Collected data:
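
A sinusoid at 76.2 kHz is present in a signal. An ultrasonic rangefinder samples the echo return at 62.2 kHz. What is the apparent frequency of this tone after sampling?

14 kHz

76.2 kHz mod fs = 14 kHz.
14 kHz ≤ fs/2 = 31.1 kHz, appears at 14 kHz.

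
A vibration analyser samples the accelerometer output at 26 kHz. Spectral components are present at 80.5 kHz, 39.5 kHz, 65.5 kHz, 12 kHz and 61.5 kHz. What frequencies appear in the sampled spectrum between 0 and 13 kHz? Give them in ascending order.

2.5 kHz, 9.5 kHz, 12 kHz, 12.5 kHz

fs/2 = 13 kHz.
80.5 kHz mod fs = 2.5 kHz.
2.5 kHz ≤ fs/2 = 13 kHz, appears at 2.5 kHz.
39.5 kHz mod fs = 13.5 kHz.
13.5 kHz > fs/2 = 13 kHz, folds to fs − 13.5 kHz = 12.5 kHz.
65.5 kHz mod fs = 13.5 kHz.
13.5 kHz > fs/2 = 13 kHz, folds to fs − 13.5 kHz = 12.5 kHz.
12 kHz ≤ fs/2 = 13 kHz, passes unchanged.
61.5 kHz mod fs = 9.5 kHz.
9.5 kHz ≤ fs/2 = 13 kHz, appears at 9.5 kHz.
Distinct values: {2.5 kHz, 9.5 kHz, 12 kHz, 12.5 kHz}.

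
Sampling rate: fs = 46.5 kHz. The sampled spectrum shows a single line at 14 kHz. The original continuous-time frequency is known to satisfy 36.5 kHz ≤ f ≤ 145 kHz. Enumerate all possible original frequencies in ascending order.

60.5 kHz, 79 kHz, 107 kHz, 125.5 kHz

Frequencies that alias to 14 kHz are k·fs ± 14 kHz for integer k ≥ 0.
k=0: 14 kHz.
k=1: 32.5 kHz, 60.5 kHz.
k=2: 79 kHz, 107 kHz.
k=3: 125.5 kHz, 153.5 kHz.
k=4: 172 kHz, 200 kHz.
Within [36.5 kHz, 145 kHz]: 60.5 kHz, 79 kHz, 107 kHz, 125.5 kHz.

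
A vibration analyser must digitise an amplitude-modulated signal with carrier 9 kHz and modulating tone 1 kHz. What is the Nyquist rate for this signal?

20 kHz

AM sidebands sit at fc ± fm = 8 kHz and 10 kHz.
Highest-frequency component: 10 kHz.
Nyquist rate = 2 × 10 kHz = 20 kHz.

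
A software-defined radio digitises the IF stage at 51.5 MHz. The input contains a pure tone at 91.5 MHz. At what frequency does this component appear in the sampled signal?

91.5 MHz mod fs = 40 MHz.
40 MHz > fs/2 = 25.75 MHz, folds to fs − 40 MHz = 11.5 MHz.

11.5 MHz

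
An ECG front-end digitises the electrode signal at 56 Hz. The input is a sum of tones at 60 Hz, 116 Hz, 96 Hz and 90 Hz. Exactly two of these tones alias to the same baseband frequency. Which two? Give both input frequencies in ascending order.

fs/2 = 28 Hz.
60 Hz mod fs = 4 Hz.
4 Hz ≤ fs/2 = 28 Hz, appears at 4 Hz.
116 Hz mod fs = 4 Hz.
4 Hz ≤ fs/2 = 28 Hz, appears at 4 Hz.
96 Hz mod fs = 40 Hz.
40 Hz > fs/2 = 28 Hz, folds to fs − 40 Hz = 16 Hz.
90 Hz mod fs = 34 Hz.
34 Hz > fs/2 = 28 Hz, folds to fs − 34 Hz = 22 Hz.
60 Hz and 116 Hz both map to 4 Hz.

60 Hz, 116 Hz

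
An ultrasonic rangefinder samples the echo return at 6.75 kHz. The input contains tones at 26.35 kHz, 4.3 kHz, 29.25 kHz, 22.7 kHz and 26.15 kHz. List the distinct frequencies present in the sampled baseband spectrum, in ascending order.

0.65 kHz, 0.85 kHz, 2.25 kHz, 2.45 kHz

fs/2 = 3.375 kHz.
26.35 kHz mod fs = 6.1 kHz.
6.1 kHz > fs/2 = 3.375 kHz, folds to fs − 6.1 kHz = 0.65 kHz.
4.3 kHz > fs/2 = 3.375 kHz, folds to fs − 4.3 kHz = 2.45 kHz.
29.25 kHz mod fs = 2.25 kHz.
2.25 kHz ≤ fs/2 = 3.375 kHz, appears at 2.25 kHz.
22.7 kHz mod fs = 2.45 kHz.
2.45 kHz ≤ fs/2 = 3.375 kHz, appears at 2.45 kHz.
26.15 kHz mod fs = 5.9 kHz.
5.9 kHz > fs/2 = 3.375 kHz, folds to fs − 5.9 kHz = 0.85 kHz.
Distinct values: {0.65 kHz, 0.85 kHz, 2.25 kHz, 2.45 kHz}.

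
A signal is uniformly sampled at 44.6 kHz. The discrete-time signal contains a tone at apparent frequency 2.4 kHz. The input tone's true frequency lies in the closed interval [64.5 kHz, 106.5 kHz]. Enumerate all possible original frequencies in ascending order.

Frequencies that alias to 2.4 kHz are k·fs ± 2.4 kHz for integer k ≥ 0.
k=0: 2.4 kHz.
k=1: 42.2 kHz, 47 kHz.
k=2: 86.8 kHz, 91.6 kHz.
k=3: 131.4 kHz, 136.2 kHz.
Within [64.5 kHz, 106.5 kHz]: 86.8 kHz, 91.6 kHz.

86.8 kHz, 91.6 kHz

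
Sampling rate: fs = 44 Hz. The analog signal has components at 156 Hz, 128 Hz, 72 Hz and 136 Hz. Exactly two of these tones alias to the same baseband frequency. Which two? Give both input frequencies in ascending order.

128 Hz, 136 Hz

fs/2 = 22 Hz.
156 Hz mod fs = 24 Hz.
24 Hz > fs/2 = 22 Hz, folds to fs − 24 Hz = 20 Hz.
128 Hz mod fs = 40 Hz.
40 Hz > fs/2 = 22 Hz, folds to fs − 40 Hz = 4 Hz.
72 Hz mod fs = 28 Hz.
28 Hz > fs/2 = 22 Hz, folds to fs − 28 Hz = 16 Hz.
136 Hz mod fs = 4 Hz.
4 Hz ≤ fs/2 = 22 Hz, appears at 4 Hz.
128 Hz and 136 Hz both map to 4 Hz.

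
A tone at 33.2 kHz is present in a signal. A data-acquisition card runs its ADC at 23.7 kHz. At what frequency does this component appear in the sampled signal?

33.2 kHz mod fs = 9.5 kHz.
9.5 kHz ≤ fs/2 = 11.85 kHz, appears at 9.5 kHz.

9.5 kHz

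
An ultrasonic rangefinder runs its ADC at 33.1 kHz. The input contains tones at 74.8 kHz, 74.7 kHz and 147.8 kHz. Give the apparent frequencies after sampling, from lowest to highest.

fs/2 = 16.55 kHz.
74.8 kHz mod fs = 8.6 kHz.
8.6 kHz ≤ fs/2 = 16.55 kHz, appears at 8.6 kHz.
74.7 kHz mod fs = 8.5 kHz.
8.5 kHz ≤ fs/2 = 16.55 kHz, appears at 8.5 kHz.
147.8 kHz mod fs = 15.4 kHz.
15.4 kHz ≤ fs/2 = 16.55 kHz, appears at 15.4 kHz.
Distinct values: {8.5 kHz, 8.6 kHz, 15.4 kHz}.

8.5 kHz, 8.6 kHz, 15.4 kHz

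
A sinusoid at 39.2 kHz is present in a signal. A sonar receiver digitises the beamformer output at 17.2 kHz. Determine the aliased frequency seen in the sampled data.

4.8 kHz

39.2 kHz mod fs = 4.8 kHz.
4.8 kHz ≤ fs/2 = 8.6 kHz, appears at 4.8 kHz.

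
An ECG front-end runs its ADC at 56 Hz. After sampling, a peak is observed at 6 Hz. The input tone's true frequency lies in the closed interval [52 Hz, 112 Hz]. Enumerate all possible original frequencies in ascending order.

62 Hz, 106 Hz

Frequencies that alias to 6 Hz are k·fs ± 6 Hz for integer k ≥ 0.
k=0: 6 Hz.
k=1: 50 Hz, 62 Hz.
k=2: 106 Hz, 118 Hz.
k=3: 162 Hz, 174 Hz.
Within [52 Hz, 112 Hz]: 62 Hz, 106 Hz.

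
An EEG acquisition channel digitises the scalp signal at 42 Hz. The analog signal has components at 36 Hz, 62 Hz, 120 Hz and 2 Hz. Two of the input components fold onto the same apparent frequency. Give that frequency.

6 Hz

fs/2 = 21 Hz.
36 Hz > fs/2 = 21 Hz, folds to fs − 36 Hz = 6 Hz.
62 Hz mod fs = 20 Hz.
20 Hz ≤ fs/2 = 21 Hz, appears at 20 Hz.
120 Hz mod fs = 36 Hz.
36 Hz > fs/2 = 21 Hz, folds to fs − 36 Hz = 6 Hz.
2 Hz ≤ fs/2 = 21 Hz, passes unchanged.
36 Hz and 120 Hz both map to 6 Hz.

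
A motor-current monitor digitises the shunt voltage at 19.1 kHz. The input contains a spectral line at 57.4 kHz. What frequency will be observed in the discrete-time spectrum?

0.1 kHz

57.4 kHz mod fs = 0.1 kHz.
0.1 kHz ≤ fs/2 = 9.55 kHz, appears at 0.1 kHz.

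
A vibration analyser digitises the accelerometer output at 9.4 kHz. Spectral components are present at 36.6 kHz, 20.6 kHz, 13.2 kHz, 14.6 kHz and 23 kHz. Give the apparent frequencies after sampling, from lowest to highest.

1 kHz, 1.8 kHz, 3.8 kHz, 4.2 kHz

fs/2 = 4.7 kHz.
36.6 kHz mod fs = 8.4 kHz.
8.4 kHz > fs/2 = 4.7 kHz, folds to fs − 8.4 kHz = 1 kHz.
20.6 kHz mod fs = 1.8 kHz.
1.8 kHz ≤ fs/2 = 4.7 kHz, appears at 1.8 kHz.
13.2 kHz mod fs = 3.8 kHz.
3.8 kHz ≤ fs/2 = 4.7 kHz, appears at 3.8 kHz.
14.6 kHz mod fs = 5.2 kHz.
5.2 kHz > fs/2 = 4.7 kHz, folds to fs − 5.2 kHz = 4.2 kHz.
23 kHz mod fs = 4.2 kHz.
4.2 kHz ≤ fs/2 = 4.7 kHz, appears at 4.2 kHz.
Distinct values: {1 kHz, 1.8 kHz, 3.8 kHz, 4.2 kHz}.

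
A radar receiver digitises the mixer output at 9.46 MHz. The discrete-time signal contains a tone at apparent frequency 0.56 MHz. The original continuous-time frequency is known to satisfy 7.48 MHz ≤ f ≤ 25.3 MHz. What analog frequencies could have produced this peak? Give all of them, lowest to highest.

8.9 MHz, 10.02 MHz, 18.36 MHz, 19.48 MHz

Frequencies that alias to 0.56 MHz are k·fs ± 0.56 MHz for integer k ≥ 0.
k=0: 0.56 MHz.
k=1: 8.9 MHz, 10.02 MHz.
k=2: 18.36 MHz, 19.48 MHz.
k=3: 27.82 MHz, 28.94 MHz.
Within [7.48 MHz, 25.3 MHz]: 8.9 MHz, 10.02 MHz, 18.36 MHz, 19.48 MHz.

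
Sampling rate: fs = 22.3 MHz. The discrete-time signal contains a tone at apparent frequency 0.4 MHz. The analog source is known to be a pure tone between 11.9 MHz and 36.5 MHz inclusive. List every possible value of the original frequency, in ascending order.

21.9 MHz, 22.7 MHz

Frequencies that alias to 0.4 MHz are k·fs ± 0.4 MHz for integer k ≥ 0.
k=0: 0.4 MHz.
k=1: 21.9 MHz, 22.7 MHz.
k=2: 44.2 MHz, 45 MHz.
Within [11.9 MHz, 36.5 MHz]: 21.9 MHz, 22.7 MHz.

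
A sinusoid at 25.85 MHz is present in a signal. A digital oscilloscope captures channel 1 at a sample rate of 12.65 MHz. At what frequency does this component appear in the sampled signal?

0.55 MHz

25.85 MHz mod fs = 0.55 MHz.
0.55 MHz ≤ fs/2 = 6.325 MHz, appears at 0.55 MHz.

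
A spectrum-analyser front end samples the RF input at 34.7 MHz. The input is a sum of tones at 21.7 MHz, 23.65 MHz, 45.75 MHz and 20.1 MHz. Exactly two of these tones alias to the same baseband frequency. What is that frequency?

fs/2 = 17.35 MHz.
21.7 MHz > fs/2 = 17.35 MHz, folds to fs − 21.7 MHz = 13 MHz.
23.65 MHz > fs/2 = 17.35 MHz, folds to fs − 23.65 MHz = 11.05 MHz.
45.75 MHz mod fs = 11.05 MHz.
11.05 MHz ≤ fs/2 = 17.35 MHz, appears at 11.05 MHz.
20.1 MHz > fs/2 = 17.35 MHz, folds to fs − 20.1 MHz = 14.6 MHz.
23.65 MHz and 45.75 MHz both map to 11.05 MHz.

11.05 MHz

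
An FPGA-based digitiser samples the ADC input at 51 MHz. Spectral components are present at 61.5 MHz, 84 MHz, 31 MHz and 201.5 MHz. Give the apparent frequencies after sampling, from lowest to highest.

fs/2 = 25.5 MHz.
61.5 MHz mod fs = 10.5 MHz.
10.5 MHz ≤ fs/2 = 25.5 MHz, appears at 10.5 MHz.
84 MHz mod fs = 33 MHz.
33 MHz > fs/2 = 25.5 MHz, folds to fs − 33 MHz = 18 MHz.
31 MHz > fs/2 = 25.5 MHz, folds to fs − 31 MHz = 20 MHz.
201.5 MHz mod fs = 48.5 MHz.
48.5 MHz > fs/2 = 25.5 MHz, folds to fs − 48.5 MHz = 2.5 MHz.
Distinct values: {2.5 MHz, 10.5 MHz, 18 MHz, 20 MHz}.

2.5 MHz, 10.5 MHz, 18 MHz, 20 MHz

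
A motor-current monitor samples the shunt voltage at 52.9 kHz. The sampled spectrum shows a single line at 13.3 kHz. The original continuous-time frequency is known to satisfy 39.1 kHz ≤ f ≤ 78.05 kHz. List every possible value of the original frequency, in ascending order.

Frequencies that alias to 13.3 kHz are k·fs ± 13.3 kHz for integer k ≥ 0.
k=0: 13.3 kHz.
k=1: 39.6 kHz, 66.2 kHz.
k=2: 92.5 kHz, 119.1 kHz.
Within [39.1 kHz, 78.05 kHz]: 39.6 kHz, 66.2 kHz.

39.6 kHz, 66.2 kHz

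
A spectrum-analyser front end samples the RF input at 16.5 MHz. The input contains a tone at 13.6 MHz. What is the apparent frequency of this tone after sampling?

13.6 MHz > fs/2 = 8.25 MHz, folds to fs − 13.6 MHz = 2.9 MHz.

2.9 MHz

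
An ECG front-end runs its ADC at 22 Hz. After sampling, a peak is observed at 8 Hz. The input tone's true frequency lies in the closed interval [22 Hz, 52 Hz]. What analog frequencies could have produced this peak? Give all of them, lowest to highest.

Frequencies that alias to 8 Hz are k·fs ± 8 Hz for integer k ≥ 0.
k=0: 8 Hz.
k=1: 14 Hz, 30 Hz.
k=2: 36 Hz, 52 Hz.
k=3: 58 Hz, 74 Hz.
Within [22 Hz, 52 Hz]: 30 Hz, 36 Hz, 52 Hz.

30 Hz, 36 Hz, 52 Hz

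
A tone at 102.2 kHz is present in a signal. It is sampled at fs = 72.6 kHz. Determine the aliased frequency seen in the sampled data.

29.6 kHz

102.2 kHz mod fs = 29.6 kHz.
29.6 kHz ≤ fs/2 = 36.3 kHz, appears at 29.6 kHz.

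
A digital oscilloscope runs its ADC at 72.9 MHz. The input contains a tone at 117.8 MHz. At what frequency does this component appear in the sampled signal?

28 MHz

117.8 MHz mod fs = 44.9 MHz.
44.9 MHz > fs/2 = 36.45 MHz, folds to fs − 44.9 MHz = 28 MHz.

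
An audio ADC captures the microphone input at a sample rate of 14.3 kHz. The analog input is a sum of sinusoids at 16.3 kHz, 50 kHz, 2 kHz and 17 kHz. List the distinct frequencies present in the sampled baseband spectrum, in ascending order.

fs/2 = 7.15 kHz.
16.3 kHz mod fs = 2 kHz.
2 kHz ≤ fs/2 = 7.15 kHz, appears at 2 kHz.
50 kHz mod fs = 7.1 kHz.
7.1 kHz ≤ fs/2 = 7.15 kHz, appears at 7.1 kHz.
2 kHz ≤ fs/2 = 7.15 kHz, passes unchanged.
17 kHz mod fs = 2.7 kHz.
2.7 kHz ≤ fs/2 = 7.15 kHz, appears at 2.7 kHz.
Distinct values: {2 kHz, 2.7 kHz, 7.1 kHz}.

2 kHz, 2.7 kHz, 7.1 kHz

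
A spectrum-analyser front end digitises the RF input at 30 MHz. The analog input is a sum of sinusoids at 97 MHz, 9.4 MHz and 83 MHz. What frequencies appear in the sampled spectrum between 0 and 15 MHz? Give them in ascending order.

fs/2 = 15 MHz.
97 MHz mod fs = 7 MHz.
7 MHz ≤ fs/2 = 15 MHz, appears at 7 MHz.
9.4 MHz ≤ fs/2 = 15 MHz, passes unchanged.
83 MHz mod fs = 23 MHz.
23 MHz > fs/2 = 15 MHz, folds to fs − 23 MHz = 7 MHz.
Distinct values: {7 MHz, 9.4 MHz}.

7 MHz, 9.4 MHz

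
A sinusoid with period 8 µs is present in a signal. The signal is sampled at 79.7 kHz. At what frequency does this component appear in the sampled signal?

T = 8 µs → f = 1/T = 125 kHz.
125 kHz mod fs = 45.3 kHz.
45.3 kHz > fs/2 = 39.85 kHz, folds to fs − 45.3 kHz = 34.4 kHz.

34.4 kHz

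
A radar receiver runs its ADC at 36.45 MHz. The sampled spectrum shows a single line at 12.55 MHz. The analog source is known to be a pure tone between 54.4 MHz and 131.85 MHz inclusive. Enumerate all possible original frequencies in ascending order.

60.35 MHz, 85.45 MHz, 96.8 MHz, 121.9 MHz

Frequencies that alias to 12.55 MHz are k·fs ± 12.55 MHz for integer k ≥ 0.
k=0: 12.55 MHz.
k=1: 23.9 MHz, 49 MHz.
k=2: 60.35 MHz, 85.45 MHz.
k=3: 96.8 MHz, 121.9 MHz.
k=4: 133.25 MHz, 158.35 MHz.
Within [54.4 MHz, 131.85 MHz]: 60.35 MHz, 85.45 MHz, 96.8 MHz, 121.9 MHz.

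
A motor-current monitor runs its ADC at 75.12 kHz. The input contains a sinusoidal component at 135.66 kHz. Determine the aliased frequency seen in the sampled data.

135.66 kHz mod fs = 60.54 kHz.
60.54 kHz > fs/2 = 37.56 kHz, folds to fs − 60.54 kHz = 14.58 kHz.

14.58 kHz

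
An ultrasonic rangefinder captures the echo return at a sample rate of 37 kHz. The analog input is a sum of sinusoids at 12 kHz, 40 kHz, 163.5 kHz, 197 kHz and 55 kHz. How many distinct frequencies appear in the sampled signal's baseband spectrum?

4

fs/2 = 18.5 kHz.
12 kHz ≤ fs/2 = 18.5 kHz, passes unchanged.
40 kHz mod fs = 3 kHz.
3 kHz ≤ fs/2 = 18.5 kHz, appears at 3 kHz.
163.5 kHz mod fs = 15.5 kHz.
15.5 kHz ≤ fs/2 = 18.5 kHz, appears at 15.5 kHz.
197 kHz mod fs = 12 kHz.
12 kHz ≤ fs/2 = 18.5 kHz, appears at 12 kHz.
55 kHz mod fs = 18 kHz.
18 kHz ≤ fs/2 = 18.5 kHz, appears at 18 kHz.
Distinct values: {3 kHz, 12 kHz, 15.5 kHz, 18 kHz} → 4.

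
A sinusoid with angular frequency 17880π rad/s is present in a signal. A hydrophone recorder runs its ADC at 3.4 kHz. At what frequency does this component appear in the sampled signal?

1.26 kHz

ω = 17880π rad/s → f = ω/(2π) = 8940 Hz = 8.94 kHz.
8.94 kHz mod fs = 2.14 kHz.
2.14 kHz > fs/2 = 1.7 kHz, folds to fs − 2.14 kHz = 1.26 kHz.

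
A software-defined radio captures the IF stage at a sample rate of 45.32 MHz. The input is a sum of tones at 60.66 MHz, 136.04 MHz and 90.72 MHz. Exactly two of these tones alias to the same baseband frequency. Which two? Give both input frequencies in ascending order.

90.72 MHz, 136.04 MHz

fs/2 = 22.66 MHz.
60.66 MHz mod fs = 15.34 MHz.
15.34 MHz ≤ fs/2 = 22.66 MHz, appears at 15.34 MHz.
136.04 MHz mod fs = 0.08 MHz.
0.08 MHz ≤ fs/2 = 22.66 MHz, appears at 0.08 MHz.
90.72 MHz mod fs = 0.08 MHz.
0.08 MHz ≤ fs/2 = 22.66 MHz, appears at 0.08 MHz.
90.72 MHz and 136.04 MHz both map to 0.08 MHz.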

_INSTRUCTIONS TO FOLLOW:_
Only the lines from the one containing "A software-defined radio captures" through the end of the records above belong in the output, each exactly as it stands, both ends included.

_YOUR RESPONSE:_
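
A software-defined radio captures the IF stage at a sample rate of 45.32 MHz. The input is a sum of tones at 60.66 MHz, 136.04 MHz and 90.72 MHz. Exactly two of these tones alias to the same baseband frequency. Which two? Give both input frequencies in ascending order.

90.72 MHz, 136.04 MHz

fs/2 = 22.66 MHz.
60.66 MHz mod fs = 15.34 MHz.
15.34 MHz ≤ fs/2 = 22.66 MHz, appears at 15.34 MHz.
136.04 MHz mod fs = 0.08 MHz.
0.08 MHz ≤ fs/2 = 22.66 MHz, appears at 0.08 MHz.
90.72 MHz mod fs = 0.08 MHz.
0.08 MHz ≤ fs/2 = 22.66 MHz, appears at 0.08 MHz.
90.72 MHz and 136.04 MHz both map to 0.08 MHz.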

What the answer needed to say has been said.